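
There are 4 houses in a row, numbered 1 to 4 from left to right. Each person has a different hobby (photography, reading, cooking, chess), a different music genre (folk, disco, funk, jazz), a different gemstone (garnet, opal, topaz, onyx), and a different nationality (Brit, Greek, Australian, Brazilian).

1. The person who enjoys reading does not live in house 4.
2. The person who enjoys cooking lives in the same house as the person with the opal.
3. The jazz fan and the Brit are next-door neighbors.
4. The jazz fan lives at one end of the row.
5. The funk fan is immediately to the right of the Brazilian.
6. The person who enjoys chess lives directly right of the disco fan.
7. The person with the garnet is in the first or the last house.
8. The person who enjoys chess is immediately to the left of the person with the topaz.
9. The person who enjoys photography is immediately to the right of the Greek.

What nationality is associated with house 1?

House 4's nationality must be Australian (nothing else left).
The person who enjoys chess is narrowed to house 2 or 3; consider each.
Placing it in house 3 leads to a contradiction, so it's in house 2.
The disco fan is in house 1 (clue 6).
Clue 8: the person with the topaz is in house 3.
The only music genre still possible for house 4 is jazz.
The Brit is in house 3 (clue 3).
The only gemstone still possible for house 2 is onyx.
House 1's nationality must be Brazilian (nothing else left).
So house 2 gets Greek for nationality.
By clue 5, the funk fan is in house 2.
From clue 9, the person who enjoys photography must be in house 3.
So house 1 gets reading for hobby.
That leaves cooking as the hobby for house 4.
The only music genre still possible for house 3 is folk.
Clue 2: the person with the opal is in house 4.
House 1 gemstone: only garnet fits.
So: house 1 = reading/disco/garnet/Brazilian, house 2 = chess/funk/onyx/Greek, house 3 = photography/folk/topaz/Brit, house 4 = cooking/jazz/opal/Australian.

Brazilian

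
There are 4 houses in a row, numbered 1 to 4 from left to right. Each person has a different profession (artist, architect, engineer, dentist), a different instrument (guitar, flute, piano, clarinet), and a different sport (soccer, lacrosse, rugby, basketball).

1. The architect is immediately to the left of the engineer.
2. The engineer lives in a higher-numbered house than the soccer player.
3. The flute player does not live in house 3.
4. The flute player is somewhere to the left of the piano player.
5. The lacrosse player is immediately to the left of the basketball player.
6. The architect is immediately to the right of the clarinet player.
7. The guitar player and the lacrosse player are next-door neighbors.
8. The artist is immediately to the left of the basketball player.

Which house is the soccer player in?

The architect is narrowed to house 2 or 3; consider each.
Placing it in house 2 leads to a contradiction, so it's in house 3.
Clue 1: the engineer is in house 4.
Clue 6: the clarinet player is in house 2.
The only instrument still possible for house 1 is flute.
That leaves rugby as the sport for house 4.
Clue 5: the lacrosse player is in house 2.
From clue 5, the basketball player must be in house 3.
Clue 7 places the guitar player in house 3.
Clue 8 places the artist in house 2.
The only profession still possible for house 1 is dentist.
House 4's instrument must be piano (nothing else left).
That leaves soccer as the sport for house 1.
So: house 1 = dentist/flute/soccer, house 2 = artist/clarinet/lacrosse, house 3 = architect/guitar/basketball, house 4 = engineer/piano/rugby.

1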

○ ○ ○ ○ ○ ○ ○

■ Assignment: Taking the listing above as the source, transcribe only the lines starting at the line with "4. The flute" and going through the line with "8. The artist", unaltered and with both ends included.

■ Response below:
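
4. The flute player is somewhere to the left of the piano player.
5. The lacrosse player is immediately to the left of the basketball player.
6. The architect is immediately to the right of the clarinet player.
7. The guitar player and the lacrosse player are next-door neighbors.
8. The artist is immediately to the left of the basketball player.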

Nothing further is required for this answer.